[Stored data]
□ □ □ □ □

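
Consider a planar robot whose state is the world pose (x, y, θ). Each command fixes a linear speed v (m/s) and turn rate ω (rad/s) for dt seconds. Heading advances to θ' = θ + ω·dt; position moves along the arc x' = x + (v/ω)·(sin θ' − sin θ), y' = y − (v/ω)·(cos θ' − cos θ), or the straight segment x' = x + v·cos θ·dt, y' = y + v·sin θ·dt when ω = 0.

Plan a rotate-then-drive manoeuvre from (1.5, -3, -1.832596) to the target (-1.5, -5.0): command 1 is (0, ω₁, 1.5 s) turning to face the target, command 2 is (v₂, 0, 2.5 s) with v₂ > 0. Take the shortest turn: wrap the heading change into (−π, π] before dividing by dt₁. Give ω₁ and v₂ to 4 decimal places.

ω₁ = -0.4807, v₂ = 1.4422

heading to target = atan2(-5−-3, -1.5−1.5) = -2.5536
Δθ = wrap(-2.5536 − -1.8326) = -0.7210; ω₁ = Δθ/dt₁ = -0.4807
distance = √((-1.5−1.5)² + (-5−-3)²) = 3.6056; v₂ = distance/dt₂ = 1.4422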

□ □ □ □ □

→ **Assigned task**: Beginning with the line that contains "Plan a rotate-then-drive", restate word for word each line through the last one in the data, and write nothing more.

→ **Response to this exercise**:
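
Plan a rotate-then-drive manoeuvre from (1.5, -3, -1.832596) to the target (-1.5, -5.0): command 1 is (0, ω₁, 1.5 s) turning to face the target, command 2 is (v₂, 0, 2.5 s) with v₂ > 0. Take the shortest turn: wrap the heading change into (−π, π] before dividing by dt₁. Give ω₁ and v₂ to 4 decimal places.

ω₁ = -0.4807, v₂ = 1.4422

heading to target = atan2(-5−-3, -1.5−1.5) = -2.5536
Δθ = wrap(-2.5536 − -1.8326) = -0.7210; ω₁ = Δθ/dt₁ = -0.4807
distance = √((-1.5−1.5)² + (-5−-3)²) = 3.6056; v₂ = distance/dt₂ = 1.4422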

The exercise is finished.